• _Assignment_
Retype, word for word, each line between the lines holding "Registers start at" and "step 10 (t1 CAS): counter=8", inclusive, and leave the rest of the data alone.

• _Exercise input_

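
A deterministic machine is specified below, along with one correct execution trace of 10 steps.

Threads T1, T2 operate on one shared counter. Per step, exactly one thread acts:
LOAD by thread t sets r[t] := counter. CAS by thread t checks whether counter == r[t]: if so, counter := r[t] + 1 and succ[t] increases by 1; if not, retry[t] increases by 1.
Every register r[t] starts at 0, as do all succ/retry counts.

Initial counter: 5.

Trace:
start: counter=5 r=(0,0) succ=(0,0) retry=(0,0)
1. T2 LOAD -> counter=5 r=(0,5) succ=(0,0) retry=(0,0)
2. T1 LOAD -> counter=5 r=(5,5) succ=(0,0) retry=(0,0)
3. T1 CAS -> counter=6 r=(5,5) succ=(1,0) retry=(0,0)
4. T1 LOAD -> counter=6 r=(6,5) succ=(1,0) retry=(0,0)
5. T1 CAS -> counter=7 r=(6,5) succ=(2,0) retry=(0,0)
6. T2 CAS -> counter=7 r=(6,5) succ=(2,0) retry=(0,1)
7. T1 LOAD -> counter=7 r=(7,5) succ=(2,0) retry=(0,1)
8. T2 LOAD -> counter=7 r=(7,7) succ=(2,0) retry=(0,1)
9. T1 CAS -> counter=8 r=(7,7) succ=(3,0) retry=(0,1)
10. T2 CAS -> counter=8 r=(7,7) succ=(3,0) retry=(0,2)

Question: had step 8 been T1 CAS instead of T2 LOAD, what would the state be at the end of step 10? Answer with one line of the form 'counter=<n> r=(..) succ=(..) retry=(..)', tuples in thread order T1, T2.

(re-executing from step 8 with the substitution; state before step 8: counter=7 r=(7,5) succ=(2,0) retry=(0,1))
8. T1 CAS -> counter=8 r=(7,5) succ=(3,0) retry=(0,1)
9. T1 CAS -> counter=8 r=(7,5) succ=(3,0) retry=(1,1)
10. T2 CAS -> counter=8 r=(7,5) succ=(3,0) retry=(1,2)

counter=8 r=(7,5) succ=(3,0) retry=(1,2)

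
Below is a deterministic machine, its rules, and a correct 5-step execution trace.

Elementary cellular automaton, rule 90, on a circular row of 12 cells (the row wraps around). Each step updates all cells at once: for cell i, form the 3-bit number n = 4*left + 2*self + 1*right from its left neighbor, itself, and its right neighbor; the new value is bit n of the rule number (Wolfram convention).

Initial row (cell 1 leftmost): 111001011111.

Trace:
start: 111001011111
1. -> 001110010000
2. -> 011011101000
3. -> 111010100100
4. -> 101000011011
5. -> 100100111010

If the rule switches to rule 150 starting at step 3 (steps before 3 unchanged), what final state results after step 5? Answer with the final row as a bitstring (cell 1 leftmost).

101101101101

(re-executing steps 3..5 under rule 150; state before step 3: 011011101000)
3. -> 100001001100
4. -> 110011110011
5. -> 101101101101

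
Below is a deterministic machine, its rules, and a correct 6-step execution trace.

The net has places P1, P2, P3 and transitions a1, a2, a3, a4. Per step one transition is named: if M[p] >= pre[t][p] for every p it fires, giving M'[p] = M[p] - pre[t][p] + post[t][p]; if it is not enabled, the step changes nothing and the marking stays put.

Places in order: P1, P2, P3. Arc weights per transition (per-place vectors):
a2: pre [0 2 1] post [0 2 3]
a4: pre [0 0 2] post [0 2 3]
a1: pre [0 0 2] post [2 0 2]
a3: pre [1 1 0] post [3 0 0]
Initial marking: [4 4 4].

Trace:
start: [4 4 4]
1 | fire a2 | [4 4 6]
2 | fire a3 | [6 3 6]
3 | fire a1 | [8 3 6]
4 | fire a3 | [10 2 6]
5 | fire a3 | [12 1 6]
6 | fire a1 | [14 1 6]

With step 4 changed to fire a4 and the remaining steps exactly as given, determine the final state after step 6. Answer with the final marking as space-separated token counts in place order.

(re-executing from step 4 with the substitution; state before step 4: [8 3 6])
4 | fire a4 | [8 5 7]
5 | fire a3 | [10 4 7]
6 | fire a1 | [12 4 7]

12 4 7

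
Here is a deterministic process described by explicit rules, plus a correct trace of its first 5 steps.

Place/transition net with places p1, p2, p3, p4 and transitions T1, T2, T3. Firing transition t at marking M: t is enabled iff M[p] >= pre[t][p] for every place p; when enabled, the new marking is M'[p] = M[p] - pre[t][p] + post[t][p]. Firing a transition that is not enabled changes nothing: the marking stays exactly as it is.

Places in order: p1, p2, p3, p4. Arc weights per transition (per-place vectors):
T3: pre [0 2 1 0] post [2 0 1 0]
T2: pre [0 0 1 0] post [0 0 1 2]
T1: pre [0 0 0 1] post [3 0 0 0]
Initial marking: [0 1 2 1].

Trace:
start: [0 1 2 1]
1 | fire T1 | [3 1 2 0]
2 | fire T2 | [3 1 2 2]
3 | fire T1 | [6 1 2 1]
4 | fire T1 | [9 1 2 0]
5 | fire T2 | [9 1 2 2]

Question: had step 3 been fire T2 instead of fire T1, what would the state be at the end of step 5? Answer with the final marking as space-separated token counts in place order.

6 1 2 5

(re-executing from step 3 with the substitution; state before step 3: [3 1 2 2])
3 | fire T2 | [3 1 2 4]
4 | fire T1 | [6 1 2 3]
5 | fire T2 | [6 1 2 5]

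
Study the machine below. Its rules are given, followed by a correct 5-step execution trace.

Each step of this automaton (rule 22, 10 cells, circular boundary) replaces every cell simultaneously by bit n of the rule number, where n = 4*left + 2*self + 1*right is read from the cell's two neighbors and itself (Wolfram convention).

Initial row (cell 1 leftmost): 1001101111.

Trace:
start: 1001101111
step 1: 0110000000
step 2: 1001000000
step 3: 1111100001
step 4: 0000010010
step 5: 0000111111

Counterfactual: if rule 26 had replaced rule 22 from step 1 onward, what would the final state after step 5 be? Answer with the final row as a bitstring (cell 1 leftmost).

0101100101

(re-executing steps 1..5 under rule 26; state before step 1: 1001101111)
step 1: 0111001000
step 2: 1100110100
step 3: 1011100011
step 4: 0010010110
step 5: 0101100101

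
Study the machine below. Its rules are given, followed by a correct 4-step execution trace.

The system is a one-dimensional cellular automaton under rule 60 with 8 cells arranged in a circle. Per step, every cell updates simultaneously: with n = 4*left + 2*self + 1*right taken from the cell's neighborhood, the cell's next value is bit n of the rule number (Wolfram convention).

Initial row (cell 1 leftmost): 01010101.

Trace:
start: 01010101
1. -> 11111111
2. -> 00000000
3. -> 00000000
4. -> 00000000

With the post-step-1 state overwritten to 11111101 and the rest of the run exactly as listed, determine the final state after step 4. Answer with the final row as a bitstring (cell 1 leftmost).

11000011

state after step 1 := 11111101
2. -> 00000011
3. -> 10000010
4. -> 11000011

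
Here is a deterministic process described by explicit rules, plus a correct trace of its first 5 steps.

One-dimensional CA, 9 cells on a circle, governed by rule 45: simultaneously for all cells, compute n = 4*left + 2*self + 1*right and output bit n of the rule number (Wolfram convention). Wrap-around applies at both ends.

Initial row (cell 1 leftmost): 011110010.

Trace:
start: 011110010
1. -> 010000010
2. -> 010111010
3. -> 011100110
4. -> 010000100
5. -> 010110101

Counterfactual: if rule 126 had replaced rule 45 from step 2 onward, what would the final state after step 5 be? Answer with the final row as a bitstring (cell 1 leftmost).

(re-executing steps 2..5 under rule 126; state before step 2: 010000010)
2. -> 111000111
3. -> 001101100
4. -> 011111110
5. -> 110000011

110000011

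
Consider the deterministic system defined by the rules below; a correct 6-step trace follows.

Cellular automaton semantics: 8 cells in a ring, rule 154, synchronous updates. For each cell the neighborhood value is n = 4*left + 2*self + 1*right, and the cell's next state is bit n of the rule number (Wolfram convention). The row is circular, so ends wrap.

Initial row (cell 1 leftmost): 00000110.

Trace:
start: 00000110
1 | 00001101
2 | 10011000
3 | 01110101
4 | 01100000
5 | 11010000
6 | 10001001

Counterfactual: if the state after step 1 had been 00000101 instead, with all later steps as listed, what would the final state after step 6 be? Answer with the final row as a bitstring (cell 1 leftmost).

00000000

state after step 1 := 00000101
2 | 10001000
3 | 01010101
4 | 00000000
5 | 00000000
6 | 00000000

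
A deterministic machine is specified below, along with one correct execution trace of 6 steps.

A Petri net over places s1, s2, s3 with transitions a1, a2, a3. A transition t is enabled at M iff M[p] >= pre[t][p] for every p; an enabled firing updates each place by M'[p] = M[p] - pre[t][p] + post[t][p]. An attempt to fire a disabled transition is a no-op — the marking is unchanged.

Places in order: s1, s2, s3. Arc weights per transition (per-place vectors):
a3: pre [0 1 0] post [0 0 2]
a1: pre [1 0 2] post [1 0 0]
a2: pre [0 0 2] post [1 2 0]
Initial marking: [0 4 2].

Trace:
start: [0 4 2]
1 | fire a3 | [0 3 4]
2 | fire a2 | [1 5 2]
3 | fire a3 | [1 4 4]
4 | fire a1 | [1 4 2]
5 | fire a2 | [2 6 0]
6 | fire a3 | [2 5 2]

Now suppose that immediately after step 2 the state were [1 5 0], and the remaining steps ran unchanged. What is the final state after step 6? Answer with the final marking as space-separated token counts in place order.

state after step 2 := [1 5 0]
3 | fire a3 | [1 4 2]
4 | fire a1 | [1 4 0]
5 | fire a2 | [1 4 0]
6 | fire a3 | [1 3 2]

1 3 2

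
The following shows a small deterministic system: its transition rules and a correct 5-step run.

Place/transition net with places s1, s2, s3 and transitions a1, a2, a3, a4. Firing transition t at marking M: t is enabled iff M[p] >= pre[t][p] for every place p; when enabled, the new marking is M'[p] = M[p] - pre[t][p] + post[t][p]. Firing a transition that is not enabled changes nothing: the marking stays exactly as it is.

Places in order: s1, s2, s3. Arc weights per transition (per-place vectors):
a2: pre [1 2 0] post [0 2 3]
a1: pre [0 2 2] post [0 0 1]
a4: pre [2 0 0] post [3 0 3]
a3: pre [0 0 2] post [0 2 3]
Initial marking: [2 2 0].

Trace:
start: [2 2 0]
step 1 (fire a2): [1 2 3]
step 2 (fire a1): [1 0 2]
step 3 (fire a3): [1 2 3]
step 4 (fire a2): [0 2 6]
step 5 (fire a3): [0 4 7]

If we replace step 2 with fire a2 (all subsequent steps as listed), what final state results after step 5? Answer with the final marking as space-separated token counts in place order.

0 6 8

(re-executing from step 2 with the substitution; state before step 2: [1 2 3])
step 2 (fire a2): [0 2 6]
step 3 (fire a3): [0 4 7]
step 4 (fire a2): [0 4 7]
step 5 (fire a3): [0 6 8]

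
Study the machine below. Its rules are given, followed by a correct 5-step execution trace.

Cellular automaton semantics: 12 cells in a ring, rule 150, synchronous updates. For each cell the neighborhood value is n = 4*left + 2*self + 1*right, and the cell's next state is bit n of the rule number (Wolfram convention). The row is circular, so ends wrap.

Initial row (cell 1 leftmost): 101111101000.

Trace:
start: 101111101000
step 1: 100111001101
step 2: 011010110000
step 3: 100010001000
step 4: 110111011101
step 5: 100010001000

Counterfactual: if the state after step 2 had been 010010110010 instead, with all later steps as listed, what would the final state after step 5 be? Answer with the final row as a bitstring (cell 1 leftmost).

111001010011

state after step 2 := 010010110010
step 3: 111110001111
step 4: 111101010111
step 5: 111001010011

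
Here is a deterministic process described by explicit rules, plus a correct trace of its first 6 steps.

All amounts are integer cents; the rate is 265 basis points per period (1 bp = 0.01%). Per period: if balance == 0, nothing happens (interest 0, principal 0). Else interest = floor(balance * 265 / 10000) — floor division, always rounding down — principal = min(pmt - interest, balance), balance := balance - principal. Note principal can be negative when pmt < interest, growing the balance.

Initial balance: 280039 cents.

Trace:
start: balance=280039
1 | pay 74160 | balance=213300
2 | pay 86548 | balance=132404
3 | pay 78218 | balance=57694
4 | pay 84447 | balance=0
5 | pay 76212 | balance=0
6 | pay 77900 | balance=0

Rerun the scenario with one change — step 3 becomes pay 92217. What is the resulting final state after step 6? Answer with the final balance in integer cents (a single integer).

0

(re-executing from step 3 with the substitution; state before step 3: balance=132404)
3 | pay 92217 | balance=43695
4 | pay 84447 | balance=0
5 | pay 76212 | balance=0
6 | pay 77900 | balance=0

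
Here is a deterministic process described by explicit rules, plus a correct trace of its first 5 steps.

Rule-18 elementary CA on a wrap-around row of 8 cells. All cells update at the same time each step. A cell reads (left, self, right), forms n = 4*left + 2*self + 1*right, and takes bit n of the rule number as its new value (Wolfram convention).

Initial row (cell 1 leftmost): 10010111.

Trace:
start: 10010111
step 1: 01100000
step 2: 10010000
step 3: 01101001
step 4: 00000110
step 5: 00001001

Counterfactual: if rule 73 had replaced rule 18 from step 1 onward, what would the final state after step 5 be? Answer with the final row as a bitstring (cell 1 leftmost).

00110000

(re-executing steps 1..5 under rule 73; state before step 1: 10010111)
step 1: 10000100
step 2: 00110000
step 3: 10110111
step 4: 10110100
step 5: 00110000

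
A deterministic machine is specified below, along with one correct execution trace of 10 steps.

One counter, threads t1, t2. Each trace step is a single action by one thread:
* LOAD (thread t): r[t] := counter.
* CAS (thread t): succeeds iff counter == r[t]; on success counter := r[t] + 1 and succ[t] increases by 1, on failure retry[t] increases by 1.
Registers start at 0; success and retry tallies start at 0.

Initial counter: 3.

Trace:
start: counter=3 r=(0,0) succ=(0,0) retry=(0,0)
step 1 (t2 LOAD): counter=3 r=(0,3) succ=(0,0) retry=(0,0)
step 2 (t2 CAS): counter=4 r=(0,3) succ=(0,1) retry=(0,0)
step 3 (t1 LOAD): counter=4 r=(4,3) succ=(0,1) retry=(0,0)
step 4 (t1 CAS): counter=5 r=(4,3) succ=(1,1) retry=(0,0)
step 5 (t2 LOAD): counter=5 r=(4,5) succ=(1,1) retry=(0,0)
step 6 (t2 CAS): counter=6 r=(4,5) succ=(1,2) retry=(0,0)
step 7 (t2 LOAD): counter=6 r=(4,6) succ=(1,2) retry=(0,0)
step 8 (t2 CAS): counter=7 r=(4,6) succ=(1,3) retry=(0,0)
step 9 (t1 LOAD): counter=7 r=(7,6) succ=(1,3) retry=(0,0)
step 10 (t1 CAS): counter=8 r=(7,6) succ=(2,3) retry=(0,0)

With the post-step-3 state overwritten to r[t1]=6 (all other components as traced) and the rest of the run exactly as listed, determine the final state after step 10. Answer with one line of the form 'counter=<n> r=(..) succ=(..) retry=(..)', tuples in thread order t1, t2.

counter=7 r=(6,5) succ=(1,3) retry=(1,0)

state after step 3 := counter=4 r=(6,3) succ=(0,1) retry=(0,0)
step 4 (t1 CAS): counter=4 r=(6,3) succ=(0,1) retry=(1,0)
step 5 (t2 LOAD): counter=4 r=(6,4) succ=(0,1) retry=(1,0)
step 6 (t2 CAS): counter=5 r=(6,4) succ=(0,2) retry=(1,0)
step 7 (t2 LOAD): counter=5 r=(6,5) succ=(0,2) retry=(1,0)
step 8 (t2 CAS): counter=6 r=(6,5) succ=(0,3) retry=(1,0)
step 9 (t1 LOAD): counter=6 r=(6,5) succ=(0,3) retry=(1,0)
step 10 (t1 CAS): counter=7 r=(6,5) succ=(1,3) retry=(1,0)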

• _Response below_
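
Registers start at 0; success and retry tallies start at 0.

Initial counter: 3.

Trace:
start: counter=3 r=(0,0) succ=(0,0) retry=(0,0)
step 1 (t2 LOAD): counter=3 r=(0,3) succ=(0,0) retry=(0,0)
step 2 (t2 CAS): counter=4 r=(0,3) succ=(0,1) retry=(0,0)
step 3 (t1 LOAD): counter=4 r=(4,3) succ=(0,1) retry=(0,0)
step 4 (t1 CAS): counter=5 r=(4,3) succ=(1,1) retry=(0,0)
step 5 (t2 LOAD): counter=5 r=(4,5) succ=(1,1) retry=(0,0)
step 6 (t2 CAS): counter=6 r=(4,5) succ=(1,2) retry=(0,0)
step 7 (t2 LOAD): counter=6 r=(4,6) succ=(1,2) retry=(0,0)
step 8 (t2 CAS): counter=7 r=(4,6) succ=(1,3) retry=(0,0)
step 9 (t1 LOAD): counter=7 r=(7,6) succ=(1,3) retry=(0,0)
step 10 (t1 CAS): counter=8 r=(7,6) succ=(2,3) retry=(0,0)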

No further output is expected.